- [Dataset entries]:
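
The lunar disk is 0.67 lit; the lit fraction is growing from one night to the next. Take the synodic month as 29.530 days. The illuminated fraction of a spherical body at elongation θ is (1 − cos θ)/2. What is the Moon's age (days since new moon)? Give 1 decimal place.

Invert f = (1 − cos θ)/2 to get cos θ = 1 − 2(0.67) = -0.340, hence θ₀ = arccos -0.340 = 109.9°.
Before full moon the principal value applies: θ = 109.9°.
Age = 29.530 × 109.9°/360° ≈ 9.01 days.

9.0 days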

- [Requirement]:
Transcribe each entry precisely, missing none.

- [Reply]:
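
The lunar disk is 0.67 lit; the lit fraction is growing from one night to the next. Take the synodic month as 29.530 days. The illuminated fraction of a spherical body at elongation θ is (1 − cos θ)/2. What is the Moon's age (days since new moon)? Give 1 decimal place.

Invert f = (1 − cos θ)/2 to get cos θ = 1 − 2(0.67) = -0.340, hence θ₀ = arccos -0.340 = 109.9°.
Before full moon the principal value applies: θ = 109.9°.
Age = 29.530 × 109.9°/360° ≈ 9.01 days.

9.0 days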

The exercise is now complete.